● Your instructions: Extract each line from the entries below that has the string "food" in it.

● Data for processing:
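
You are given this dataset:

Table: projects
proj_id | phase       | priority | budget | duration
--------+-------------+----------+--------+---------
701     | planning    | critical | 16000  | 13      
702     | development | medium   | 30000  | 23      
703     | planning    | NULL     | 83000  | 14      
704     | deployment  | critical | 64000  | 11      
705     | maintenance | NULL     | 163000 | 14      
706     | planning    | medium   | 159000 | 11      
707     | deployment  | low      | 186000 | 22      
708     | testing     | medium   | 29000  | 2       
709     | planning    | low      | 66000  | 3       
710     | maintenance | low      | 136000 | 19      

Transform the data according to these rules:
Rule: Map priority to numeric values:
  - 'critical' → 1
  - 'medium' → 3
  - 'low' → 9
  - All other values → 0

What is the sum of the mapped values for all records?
38

Step 1: Apply mapping to each record
Step 2: Count by status:
  'critical': 2 records × 1 = 2
  'medium': 3 records × 3 = 9
  'low': 3 records × 9 = 27
Step 3: Sum all mapped values = 38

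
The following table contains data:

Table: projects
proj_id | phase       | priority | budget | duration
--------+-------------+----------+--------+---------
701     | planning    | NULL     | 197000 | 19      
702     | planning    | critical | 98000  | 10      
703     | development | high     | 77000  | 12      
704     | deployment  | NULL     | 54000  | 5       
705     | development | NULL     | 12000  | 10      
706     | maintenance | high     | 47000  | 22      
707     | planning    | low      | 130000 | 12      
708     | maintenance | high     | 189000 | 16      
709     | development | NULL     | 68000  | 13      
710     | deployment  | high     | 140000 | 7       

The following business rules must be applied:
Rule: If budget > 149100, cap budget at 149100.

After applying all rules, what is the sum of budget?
924200

Step 1: 2 records have budget > 149100
Step 2: These records originally summed to 386000
Step 3: After capping: 2 × 149100 = 298200
Step 4: Unaffected records sum: 626000
Step 5: Final sum = 298200 + 626000 = 924200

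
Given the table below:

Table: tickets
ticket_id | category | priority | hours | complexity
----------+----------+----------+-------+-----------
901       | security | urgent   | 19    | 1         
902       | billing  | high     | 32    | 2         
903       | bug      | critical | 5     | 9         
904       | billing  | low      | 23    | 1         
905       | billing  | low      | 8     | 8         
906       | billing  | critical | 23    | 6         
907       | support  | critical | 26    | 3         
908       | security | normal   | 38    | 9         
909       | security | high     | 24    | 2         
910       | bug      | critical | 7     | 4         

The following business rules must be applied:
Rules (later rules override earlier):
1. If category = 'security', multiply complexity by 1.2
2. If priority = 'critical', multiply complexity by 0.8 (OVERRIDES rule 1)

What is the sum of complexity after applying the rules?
43.0

Step 1: Rule 2 takes priority for records with priority = 'critical'
  - 4 records: 22 × 0.8 = 17.6
Step 2: Rule 1 applies to remaining records with category = 'security'
  - 3 records: 12 × 1.2 = 14.4
Step 3: Other records unchanged: 11
Step 4: Final sum = 17.6 + 14.4 + 11 = 43.0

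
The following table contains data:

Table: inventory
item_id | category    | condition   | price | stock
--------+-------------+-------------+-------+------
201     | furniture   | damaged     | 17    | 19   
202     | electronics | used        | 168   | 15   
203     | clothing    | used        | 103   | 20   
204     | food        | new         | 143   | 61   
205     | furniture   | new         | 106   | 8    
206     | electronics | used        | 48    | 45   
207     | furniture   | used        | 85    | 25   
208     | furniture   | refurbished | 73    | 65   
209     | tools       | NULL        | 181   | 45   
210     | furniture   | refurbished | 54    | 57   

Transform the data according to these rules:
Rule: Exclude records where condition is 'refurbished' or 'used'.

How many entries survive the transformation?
4

Step 1: Count records to exclude
  - 2 (refurbished) + 4 (used) = 6 records
Step 2: Total records: 10
Step 3: Remaining = 10 - 6 = 4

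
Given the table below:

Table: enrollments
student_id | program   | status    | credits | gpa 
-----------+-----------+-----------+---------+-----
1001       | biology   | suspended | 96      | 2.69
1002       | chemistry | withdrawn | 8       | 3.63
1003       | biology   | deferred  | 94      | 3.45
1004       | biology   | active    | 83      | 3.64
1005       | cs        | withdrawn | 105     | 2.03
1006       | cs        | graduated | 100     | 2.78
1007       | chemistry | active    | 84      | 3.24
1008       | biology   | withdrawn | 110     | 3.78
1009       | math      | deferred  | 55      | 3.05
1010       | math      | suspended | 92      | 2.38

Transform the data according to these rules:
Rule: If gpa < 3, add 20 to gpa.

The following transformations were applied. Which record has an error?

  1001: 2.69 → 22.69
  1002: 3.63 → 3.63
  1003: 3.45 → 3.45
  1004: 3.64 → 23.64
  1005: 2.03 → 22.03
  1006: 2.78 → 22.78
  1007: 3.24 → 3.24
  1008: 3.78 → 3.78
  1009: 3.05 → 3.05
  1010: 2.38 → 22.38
Record 1004 has an error. The correct transformed value should be 3.64, not 23.64.

Step 1: Check each record against the rule
Step 2: Record 1004 has gpa = 3.64
Step 3: Since 3.64 >= 3, the bonus should not have been applied
Step 4: Correct value = 3.64, but claimed value = 23.64
Conclusion: Record 1004 has the error.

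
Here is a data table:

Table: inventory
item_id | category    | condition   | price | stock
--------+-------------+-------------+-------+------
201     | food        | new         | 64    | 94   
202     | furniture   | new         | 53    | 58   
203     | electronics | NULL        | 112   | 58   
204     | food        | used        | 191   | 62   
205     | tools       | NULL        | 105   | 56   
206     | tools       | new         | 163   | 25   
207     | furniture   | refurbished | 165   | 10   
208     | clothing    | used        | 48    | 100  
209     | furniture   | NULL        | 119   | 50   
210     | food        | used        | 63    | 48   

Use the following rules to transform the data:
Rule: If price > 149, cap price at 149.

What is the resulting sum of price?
1011

Step 1: 3 records have price > 149
Step 2: These records originally summed to 519
Step 3: After capping: 3 × 149 = 447
Step 4: Unaffected records sum: 564
Step 5: Final sum = 447 + 564 = 1011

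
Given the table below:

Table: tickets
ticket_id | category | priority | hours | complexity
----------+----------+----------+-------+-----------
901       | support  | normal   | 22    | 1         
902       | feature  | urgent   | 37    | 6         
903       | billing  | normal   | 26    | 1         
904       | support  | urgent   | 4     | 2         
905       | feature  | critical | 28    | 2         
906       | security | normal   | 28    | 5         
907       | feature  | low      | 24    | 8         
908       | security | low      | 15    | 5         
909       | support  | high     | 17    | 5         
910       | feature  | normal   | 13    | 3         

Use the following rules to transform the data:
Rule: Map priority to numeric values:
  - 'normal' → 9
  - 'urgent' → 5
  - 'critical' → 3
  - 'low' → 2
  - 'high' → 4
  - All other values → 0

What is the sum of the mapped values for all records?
57

Step 1: Apply mapping to each record
Step 2: Count by status:
  'normal': 4 records × 9 = 36
  'urgent': 2 records × 5 = 10
  'critical': 1 records × 3 = 3
  'low': 2 records × 2 = 4
  'high': 1 records × 4 = 4
Step 3: Sum all mapped values = 57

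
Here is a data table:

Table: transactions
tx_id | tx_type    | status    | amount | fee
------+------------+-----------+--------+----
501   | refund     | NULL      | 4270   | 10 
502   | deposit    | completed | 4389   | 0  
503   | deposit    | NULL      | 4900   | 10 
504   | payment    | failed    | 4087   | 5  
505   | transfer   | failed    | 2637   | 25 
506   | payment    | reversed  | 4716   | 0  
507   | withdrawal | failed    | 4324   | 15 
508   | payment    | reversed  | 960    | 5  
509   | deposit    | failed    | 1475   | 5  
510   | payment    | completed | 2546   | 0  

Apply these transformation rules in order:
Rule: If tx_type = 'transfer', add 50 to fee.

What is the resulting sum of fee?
125

Step 1: Count records where tx_type = 'transfer': 1
Step 2: Total bonus added: 1 × 50 = 50
Step 3: Original sum of fee: 75
Step 4: Final sum = 75 + 50 = 125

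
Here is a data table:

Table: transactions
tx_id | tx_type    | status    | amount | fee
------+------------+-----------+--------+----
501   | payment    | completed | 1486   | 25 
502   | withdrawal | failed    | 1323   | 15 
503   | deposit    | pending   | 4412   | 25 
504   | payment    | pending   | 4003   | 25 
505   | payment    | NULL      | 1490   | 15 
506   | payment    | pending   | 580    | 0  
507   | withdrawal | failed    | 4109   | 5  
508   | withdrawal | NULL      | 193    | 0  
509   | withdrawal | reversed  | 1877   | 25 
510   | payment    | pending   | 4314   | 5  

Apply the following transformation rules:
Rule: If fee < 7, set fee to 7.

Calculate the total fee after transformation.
158

Step 1: 4 records have fee < 7
Step 2: These records originally summed to 10
Step 3: After setting to minimum: 4 × 7 = 28
Step 4: Unaffected records sum: 130
Step 5: Final sum = 28 + 130 = 158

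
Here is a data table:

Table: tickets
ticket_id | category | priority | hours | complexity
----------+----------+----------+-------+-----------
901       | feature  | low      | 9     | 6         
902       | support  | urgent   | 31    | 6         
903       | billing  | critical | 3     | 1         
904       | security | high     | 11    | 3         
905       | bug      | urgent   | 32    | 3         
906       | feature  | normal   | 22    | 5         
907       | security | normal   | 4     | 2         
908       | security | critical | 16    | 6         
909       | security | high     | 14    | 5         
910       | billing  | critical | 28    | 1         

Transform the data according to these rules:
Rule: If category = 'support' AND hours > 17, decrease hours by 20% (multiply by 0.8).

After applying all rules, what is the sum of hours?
163.8

Step 1: Find records where category = 'support' AND hours > 17
Step 2: 1 records match, summing to 31
Step 3: After multiplier: 31 × 0.8 = 24.8
Step 4: Unaffected records sum: 139
Step 5: Final sum = 24.8 + 139 = 163.8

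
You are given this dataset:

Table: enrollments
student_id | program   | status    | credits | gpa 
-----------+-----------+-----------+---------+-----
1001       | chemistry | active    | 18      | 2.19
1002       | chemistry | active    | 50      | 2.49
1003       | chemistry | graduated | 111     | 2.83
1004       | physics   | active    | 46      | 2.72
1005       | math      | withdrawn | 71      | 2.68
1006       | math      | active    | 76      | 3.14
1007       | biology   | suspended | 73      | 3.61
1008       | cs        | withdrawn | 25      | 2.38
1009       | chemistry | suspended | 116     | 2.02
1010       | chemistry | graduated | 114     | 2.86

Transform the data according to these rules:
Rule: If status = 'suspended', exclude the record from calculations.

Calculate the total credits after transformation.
511

Step 1: Identify records where status = 'suspended'
Step 2: The excluded records sum to 189
Step 3: Original total credits = 700
Step 4: Remaining total = 700 - 189 = 511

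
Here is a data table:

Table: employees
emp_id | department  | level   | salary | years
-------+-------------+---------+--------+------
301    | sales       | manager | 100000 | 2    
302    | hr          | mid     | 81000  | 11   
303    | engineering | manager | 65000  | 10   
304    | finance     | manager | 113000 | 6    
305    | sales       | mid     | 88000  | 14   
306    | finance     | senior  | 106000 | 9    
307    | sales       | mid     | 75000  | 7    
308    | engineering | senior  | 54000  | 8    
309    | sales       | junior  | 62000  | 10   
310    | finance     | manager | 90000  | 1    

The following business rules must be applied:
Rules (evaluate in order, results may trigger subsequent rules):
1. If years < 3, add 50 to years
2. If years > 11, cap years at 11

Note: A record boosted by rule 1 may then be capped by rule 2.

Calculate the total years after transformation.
94

Step 1: Apply rule 1 to records with years < 3
  - 2 records get bonus of 50
  - Of these, 2 records then exceed 11 and get capped
Step 2: Apply rule 2 to records with years > 11
  - 1 records (original) are capped
Step 3: Calculate final sum = 94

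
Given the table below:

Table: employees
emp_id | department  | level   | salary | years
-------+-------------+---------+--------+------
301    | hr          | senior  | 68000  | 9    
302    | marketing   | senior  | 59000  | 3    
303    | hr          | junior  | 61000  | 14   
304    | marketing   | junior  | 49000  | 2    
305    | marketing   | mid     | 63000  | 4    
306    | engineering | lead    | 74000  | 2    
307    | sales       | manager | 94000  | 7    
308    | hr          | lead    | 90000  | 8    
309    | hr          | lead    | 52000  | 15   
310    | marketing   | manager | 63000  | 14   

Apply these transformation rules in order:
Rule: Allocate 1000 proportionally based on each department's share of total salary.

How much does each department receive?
engineering: 109.96, hr: 402.67, marketing: 347.7, sales: 139.67

Step 1: Calculate total salary = 673000
Step 2: Calculate each department's proportion:
  engineering: 74000/673000 = 11.00% → 109.96
  hr: 271000/673000 = 40.27% → 402.67
  marketing: 234000/673000 = 34.77% → 347.7
  sales: 94000/673000 = 13.97% → 139.67
Step 3: Verify: sum of allocations ≈ 1000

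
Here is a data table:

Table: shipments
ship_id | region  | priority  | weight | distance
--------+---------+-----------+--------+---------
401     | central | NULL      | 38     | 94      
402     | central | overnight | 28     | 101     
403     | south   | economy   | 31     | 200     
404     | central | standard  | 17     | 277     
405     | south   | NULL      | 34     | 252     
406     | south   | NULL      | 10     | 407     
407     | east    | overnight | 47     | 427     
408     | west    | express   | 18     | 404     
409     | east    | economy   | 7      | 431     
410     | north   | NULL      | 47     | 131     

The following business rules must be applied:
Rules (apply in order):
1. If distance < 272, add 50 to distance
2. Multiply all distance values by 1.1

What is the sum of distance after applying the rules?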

● Output for this exercise:
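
204     | food        | new         | 143   | 61   
201     | food        | new         | 64    | 94   
204     | food        | used        | 191   | 62   
210     | food        | used        | 63    | 48   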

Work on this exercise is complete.